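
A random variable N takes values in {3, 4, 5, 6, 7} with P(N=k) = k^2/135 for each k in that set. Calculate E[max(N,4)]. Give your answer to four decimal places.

5.8074

E[max(N,4)] = Σ max(n,4)·P(N=n)
 = 4·1/15 + 4·16/135 + 5·5/27 + 6·4/15 + 7·49/135
 = 4/15 + 64/135 + 25/27 + 8/5 + 343/135
 = 784/135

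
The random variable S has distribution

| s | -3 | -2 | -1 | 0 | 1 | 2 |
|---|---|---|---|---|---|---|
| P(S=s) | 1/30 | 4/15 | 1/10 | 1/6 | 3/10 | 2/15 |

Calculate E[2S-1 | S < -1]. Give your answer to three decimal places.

-5.222

P(S < -1) = 1/30 + 4/15 = 3/10.
E[2S-1 | S < -1] = [(-7)·1/30 + (-5)·4/15] / (3/10)
 = -47/30 / (3/10)
 = -47/9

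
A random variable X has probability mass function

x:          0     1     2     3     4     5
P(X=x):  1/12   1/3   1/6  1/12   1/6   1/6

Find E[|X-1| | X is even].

1.8

P(X is even) = 1/12 + 1/6 + 1/6 = 5/12.
E[|X-1| | X is even] = [1·1/12 + 1·1/6 + 3·1/6] / (5/12)
 = 3/4 / (5/12)
 = 9/5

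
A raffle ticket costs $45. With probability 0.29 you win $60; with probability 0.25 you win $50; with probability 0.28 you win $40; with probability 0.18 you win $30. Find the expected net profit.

1.5

E[payout] = 60·0.29 + 50·0.25 + 40·0.28 + 30·0.18
 = 17.4 + 12.5 + 11.2 + 5.4
 = 46.5
Net = 46.5 - 45 = 1.5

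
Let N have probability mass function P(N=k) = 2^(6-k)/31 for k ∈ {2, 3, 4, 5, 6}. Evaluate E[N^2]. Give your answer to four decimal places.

9.2258

E[N^2] = Σ n^2·P(N=n)
 = 4·16/31 + 9·8/31 + 16·4/31 + 25·2/31 + 36·1/31
 = 64/31 + 72/31 + 64/31 + 50/31 + 36/31
 = 286/31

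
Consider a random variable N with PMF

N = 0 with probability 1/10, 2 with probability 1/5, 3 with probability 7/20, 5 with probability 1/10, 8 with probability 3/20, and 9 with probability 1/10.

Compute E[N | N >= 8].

8.4

P(N >= 8) = 3/20 + 1/10 = 1/4.
E[N | N >= 8] = [8·3/20 + 9·1/10] / (1/4)
 = 21/10 / (1/4)
 = 42/5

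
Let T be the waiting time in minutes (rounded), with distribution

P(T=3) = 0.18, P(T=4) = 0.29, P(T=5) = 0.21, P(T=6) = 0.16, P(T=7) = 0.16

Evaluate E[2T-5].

E[2T-5] = Σ (2t-5)·P(T=t)
 = 1·0.18 + 3·0.29 + 5·0.21 + 7·0.16 + 9·0.16
 = 0.18 + 0.87 + 1.05 + 1.12 + 1.44
 = 4.66

4.66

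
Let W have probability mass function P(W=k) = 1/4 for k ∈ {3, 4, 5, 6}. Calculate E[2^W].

E[2^W] = Σ 2^w·P(W=w)
 = 8·1/4 + 16·1/4 + 32·1/4 + 64·1/4
 = 2 + 4 + 8 + 16
 = 30

30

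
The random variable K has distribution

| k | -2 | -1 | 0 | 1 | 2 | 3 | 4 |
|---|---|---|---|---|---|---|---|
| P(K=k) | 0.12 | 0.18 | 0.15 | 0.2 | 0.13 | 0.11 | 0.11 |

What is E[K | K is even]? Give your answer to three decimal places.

0.902

P(K is even) = 0.12 + 0.15 + 0.13 + 0.11 = 0.51.
E[K | K is even] = [(-2)·0.12 + 0·0.15 + 2·0.13 + 4·0.11] / 0.51
 = 0.46 / 0.51
 = 46/51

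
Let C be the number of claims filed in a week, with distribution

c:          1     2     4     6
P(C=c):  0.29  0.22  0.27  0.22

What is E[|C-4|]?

1.75

E[|C-4|] = Σ |c-4|·P(C=c)
 = 3·0.29 + 2·0.22 + 0·0.27 + 2·0.22
 = 0.87 + 0.44 + 0 + 0.44
 = 1.75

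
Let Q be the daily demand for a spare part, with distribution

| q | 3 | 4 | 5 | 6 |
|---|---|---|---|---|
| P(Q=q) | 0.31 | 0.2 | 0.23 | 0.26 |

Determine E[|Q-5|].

E[|Q-5|] = Σ |q-5|·P(Q=q)
 = 2·0.31 + 1·0.2 + 0·0.23 + 1·0.26
 = 0.62 + 0.2 + 0 + 0.26
 = 1.08

1.08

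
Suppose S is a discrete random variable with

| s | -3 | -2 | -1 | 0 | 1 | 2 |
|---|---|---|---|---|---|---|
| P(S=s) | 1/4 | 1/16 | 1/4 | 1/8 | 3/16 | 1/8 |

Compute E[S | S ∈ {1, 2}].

1.4

P(S ∈ {1, 2}) = 3/16 + 1/8 = 5/16.
E[S | S ∈ {1, 2}] = [1·3/16 + 2·1/8] / (5/16)
 = 7/16 / (5/16)
 = 7/5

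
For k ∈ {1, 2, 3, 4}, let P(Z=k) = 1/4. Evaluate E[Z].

E[Z] = Σ z·P(Z=z)
 = 1·1/4 + 2·1/4 + 3·1/4 + 4·1/4
 = 1/4 + 1/2 + 3/4 + 1
 = 5/2

2.5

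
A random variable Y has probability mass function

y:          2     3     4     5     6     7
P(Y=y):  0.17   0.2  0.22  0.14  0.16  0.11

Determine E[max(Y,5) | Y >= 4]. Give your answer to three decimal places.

5.603

P(Y >= 4) = 0.22 + 0.14 + 0.16 + 0.11 = 0.63.
E[max(Y,5) | Y >= 4] = [5·0.22 + 5·0.14 + 6·0.16 + 7·0.11] / 0.63
 = 3.53 / 0.63
 = 353/63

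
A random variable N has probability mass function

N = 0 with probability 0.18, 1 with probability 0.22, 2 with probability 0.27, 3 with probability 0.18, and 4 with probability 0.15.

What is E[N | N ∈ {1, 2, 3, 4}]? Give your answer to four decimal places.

2.3171

P(N ∈ {1, 2, 3, 4}) = 0.22 + 0.27 + 0.18 + 0.15 = 0.82.
E[N | N ∈ {1, 2, 3, 4}] = [1·0.22 + 2·0.27 + 3·0.18 + 4·0.15] / 0.82
 = 1.9 / 0.82
 = 95/41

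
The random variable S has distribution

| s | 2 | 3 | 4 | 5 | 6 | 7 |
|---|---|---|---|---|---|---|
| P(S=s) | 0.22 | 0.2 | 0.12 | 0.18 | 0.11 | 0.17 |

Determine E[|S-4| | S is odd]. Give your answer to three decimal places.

1.618

P(S is odd) = 0.2 + 0.18 + 0.17 = 0.55.
E[|S-4| | S is odd] = [1·0.2 + 1·0.18 + 3·0.17] / 0.55
 = 0.89 / 0.55
 = 89/55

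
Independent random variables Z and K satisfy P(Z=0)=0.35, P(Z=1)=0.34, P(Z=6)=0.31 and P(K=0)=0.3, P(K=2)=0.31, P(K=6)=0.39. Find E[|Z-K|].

E[|Z-K|] = Σ_z Σ_k |z-k| · P(Z=z)P(K=k)
 = 0·0.105 + 2·0.1085 + 6·0.1365 + 1·0.102 + 1·0.1054 + 5·0.1326 + 6·0.093 + 4·0.0961 + 0·0.1209
 = 0 + 0.217 + 0.819 + 0.102 + 0.1054 + 0.663 + 0.558 + 0.3844 + 0
 = 2.8488

2.8488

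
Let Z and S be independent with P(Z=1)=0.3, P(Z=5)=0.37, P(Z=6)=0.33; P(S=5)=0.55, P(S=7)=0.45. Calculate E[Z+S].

E[Z+S] = Σ_z Σ_s (z+s) · P(Z=z)P(S=s)
 = 6·0.165 + 8·0.135 + 10·0.2035 + 12·0.1665 + 11·0.1815 + 13·0.1485
 = 0.99 + 1.08 + 2.035 + 1.998 + 1.9965 + 1.9305
 = 10.03

10.03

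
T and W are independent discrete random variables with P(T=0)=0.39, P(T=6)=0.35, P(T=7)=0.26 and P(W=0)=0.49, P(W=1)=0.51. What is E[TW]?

1.9992

E[TW] = Σ_t Σ_w tw · P(T=t)P(W=w)
 = 0·0.1911 + 0·0.1989 + 0·0.1715 + 6·0.1785 + 0·0.1274 + 7·0.1326
 = 0 + 0 + 0 + 1.071 + 0 + 0.9282
 = 1.9992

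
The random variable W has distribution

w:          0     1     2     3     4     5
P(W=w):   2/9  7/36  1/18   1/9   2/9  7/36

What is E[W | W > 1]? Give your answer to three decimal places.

3.952

P(W > 1) = 1/18 + 1/9 + 2/9 + 7/36 = 7/12.
E[W | W > 1] = [2·1/18 + 3·1/9 + 4·2/9 + 5·7/36] / (7/12)
 = 83/36 / (7/12)
 = 83/21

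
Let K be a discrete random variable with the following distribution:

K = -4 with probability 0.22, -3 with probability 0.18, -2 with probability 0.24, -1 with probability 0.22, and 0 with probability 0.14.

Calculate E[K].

-2.12

E[K] = Σ k·P(K=k)
 = (-4)·0.22 + (-3)·0.18 + (-2)·0.24 + (-1)·0.22 + 0·0.14
 = (-0.88) + (-0.54) + (-0.48) + (-0.22) + 0
 = -2.12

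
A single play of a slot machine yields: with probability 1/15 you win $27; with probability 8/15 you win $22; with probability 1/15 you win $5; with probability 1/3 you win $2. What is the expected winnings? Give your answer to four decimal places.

E[payout] = 27·1/15 + 22·8/15 + 5·1/15 + 2·1/3
 = 9/5 + 176/15 + 1/3 + 2/3
 = 218/15

14.5333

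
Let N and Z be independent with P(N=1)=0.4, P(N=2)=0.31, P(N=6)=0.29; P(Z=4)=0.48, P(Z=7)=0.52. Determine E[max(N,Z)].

E[max(N,Z)] = Σ_n Σ_z max(n,z) · P(N=n)P(Z=z)
 = 4·0.192 + 7·0.208 + 4·0.1488 + 7·0.1612 + 6·0.1392 + 7·0.1508
 = 0.768 + 1.456 + 0.5952 + 1.1284 + 0.8352 + 1.0556
 = 5.8384

5.8384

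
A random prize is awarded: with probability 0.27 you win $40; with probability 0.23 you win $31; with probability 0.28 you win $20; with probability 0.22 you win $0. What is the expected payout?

E[payout] = 40·0.27 + 31·0.23 + 20·0.28 + 0·0.22
 = 10.8 + 7.13 + 5.6 + 0
 = 23.53

23.53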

> _WHAT YOU SHOULD DO_:
Would you copy, word for word, only the lines from the start of the listing to the one that contains "3/10 | 2/15 |", both included?

> _ANSWER SPACE_:
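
A random variable N takes values in {3, 4, 5, 6, 7} with P(N=k) = k^2/135 for each k in that set. Calculate E[max(N,4)]. Give your answer to four decimal places.

5.8074

E[max(N,4)] = Σ max(n,4)·P(N=n)
 = 4·1/15 + 4·16/135 + 5·5/27 + 6·4/15 + 7·49/135
 = 4/15 + 64/135 + 25/27 + 8/5 + 343/135
 = 784/135

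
The random variable S has distribution

| s | -3 | -2 | -1 | 0 | 1 | 2 |
|---|---|---|---|---|---|---|
| P(S=s) | 1/30 | 4/15 | 1/10 | 1/6 | 3/10 | 2/15 |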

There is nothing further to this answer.